* **AIM OF THE TASK**:
Take every line from the listing below that includes "present" and copy it.

* **INFORMATION SUPPLIED**:
- - - - - - -

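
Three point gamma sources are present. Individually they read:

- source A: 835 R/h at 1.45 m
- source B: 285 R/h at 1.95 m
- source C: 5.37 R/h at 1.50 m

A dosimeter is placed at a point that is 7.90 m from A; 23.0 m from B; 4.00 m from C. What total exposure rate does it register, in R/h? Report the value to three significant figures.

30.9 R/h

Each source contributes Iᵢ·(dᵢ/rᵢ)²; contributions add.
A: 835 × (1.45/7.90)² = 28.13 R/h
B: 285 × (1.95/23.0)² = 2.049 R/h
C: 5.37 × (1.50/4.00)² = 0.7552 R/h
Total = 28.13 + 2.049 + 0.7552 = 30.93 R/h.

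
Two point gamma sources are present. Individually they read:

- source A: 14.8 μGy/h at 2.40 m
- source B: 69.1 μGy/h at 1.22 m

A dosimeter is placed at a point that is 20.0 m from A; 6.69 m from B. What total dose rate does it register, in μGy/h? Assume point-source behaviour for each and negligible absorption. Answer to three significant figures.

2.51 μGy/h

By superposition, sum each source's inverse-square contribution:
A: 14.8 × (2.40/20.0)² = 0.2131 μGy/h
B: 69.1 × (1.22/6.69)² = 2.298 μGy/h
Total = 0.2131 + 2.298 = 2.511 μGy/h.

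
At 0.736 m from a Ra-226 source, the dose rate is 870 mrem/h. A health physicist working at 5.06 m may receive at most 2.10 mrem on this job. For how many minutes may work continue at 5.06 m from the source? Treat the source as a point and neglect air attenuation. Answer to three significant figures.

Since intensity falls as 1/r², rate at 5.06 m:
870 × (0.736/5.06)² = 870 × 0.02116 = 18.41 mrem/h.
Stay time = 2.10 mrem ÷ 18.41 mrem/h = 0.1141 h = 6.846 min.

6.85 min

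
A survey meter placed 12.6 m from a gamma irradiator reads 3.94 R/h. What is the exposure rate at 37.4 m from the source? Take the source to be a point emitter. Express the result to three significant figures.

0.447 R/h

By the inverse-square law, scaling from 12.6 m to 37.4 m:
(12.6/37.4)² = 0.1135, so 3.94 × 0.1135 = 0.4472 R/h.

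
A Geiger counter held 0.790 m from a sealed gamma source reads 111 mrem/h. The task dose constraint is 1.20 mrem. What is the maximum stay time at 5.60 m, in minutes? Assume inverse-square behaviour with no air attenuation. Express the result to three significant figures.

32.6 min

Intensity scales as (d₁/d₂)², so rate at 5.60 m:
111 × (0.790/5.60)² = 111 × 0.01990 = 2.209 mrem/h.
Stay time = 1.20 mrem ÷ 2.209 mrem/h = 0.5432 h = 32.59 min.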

- - - - - - -

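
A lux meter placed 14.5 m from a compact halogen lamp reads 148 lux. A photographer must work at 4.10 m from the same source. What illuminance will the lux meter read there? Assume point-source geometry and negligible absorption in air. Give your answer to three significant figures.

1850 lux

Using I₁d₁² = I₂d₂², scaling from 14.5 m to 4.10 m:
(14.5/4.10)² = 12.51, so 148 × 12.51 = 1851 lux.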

- - - - - - -

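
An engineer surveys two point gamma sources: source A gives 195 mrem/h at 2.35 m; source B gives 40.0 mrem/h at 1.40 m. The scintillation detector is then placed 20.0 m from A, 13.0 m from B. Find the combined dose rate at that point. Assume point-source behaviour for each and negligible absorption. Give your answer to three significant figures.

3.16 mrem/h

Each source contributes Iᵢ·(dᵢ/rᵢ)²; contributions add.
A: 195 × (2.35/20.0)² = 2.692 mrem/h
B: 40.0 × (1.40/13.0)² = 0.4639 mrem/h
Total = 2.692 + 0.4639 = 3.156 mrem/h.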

- - - - - - -

* **EXERCISE SOLUTION**:
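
Three point gamma sources are present. Individually they read:
Two point gamma sources are present. Individually they read: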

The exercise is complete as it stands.